What you will do: The response should be the lines of the data, starting at the first and ending at the one that contains "V_6 = (-3.56, 0.68)", copied without change.

Records for this task:
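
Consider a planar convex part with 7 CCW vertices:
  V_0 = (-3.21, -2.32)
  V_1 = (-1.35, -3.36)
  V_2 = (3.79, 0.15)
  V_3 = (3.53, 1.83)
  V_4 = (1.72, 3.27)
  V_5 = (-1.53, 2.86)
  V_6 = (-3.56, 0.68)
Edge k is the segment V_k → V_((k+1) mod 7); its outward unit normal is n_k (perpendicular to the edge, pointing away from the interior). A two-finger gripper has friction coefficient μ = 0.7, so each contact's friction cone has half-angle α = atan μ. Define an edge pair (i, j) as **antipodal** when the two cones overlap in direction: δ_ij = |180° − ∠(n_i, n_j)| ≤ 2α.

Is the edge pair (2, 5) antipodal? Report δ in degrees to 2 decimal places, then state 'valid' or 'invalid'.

δ = 51.76°, valid

α = atan 0.7 = 34.99°;  2α = 69.98°
edge 2: e_2 = (-0.26, +1.68);  n_2 = (+0.9882, +0.1529)
edge 5: e_5 = (-2.03, -2.18);  n_5 = (-0.7318, +0.6815)
∠(n_2, n_5) = 128.24°
δ = |180° − 128.24°| = 51.76°
51.76° ≤ 2α = 69.98°  →  valid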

Answer space:
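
Consider a planar convex part with 7 CCW vertices:
  V_0 = (-3.21, -2.32)
  V_1 = (-1.35, -3.36)
  V_2 = (3.79, 0.15)
  V_3 = (3.53, 1.83)
  V_4 = (1.72, 3.27)
  V_5 = (-1.53, 2.86)
  V_6 = (-3.56, 0.68)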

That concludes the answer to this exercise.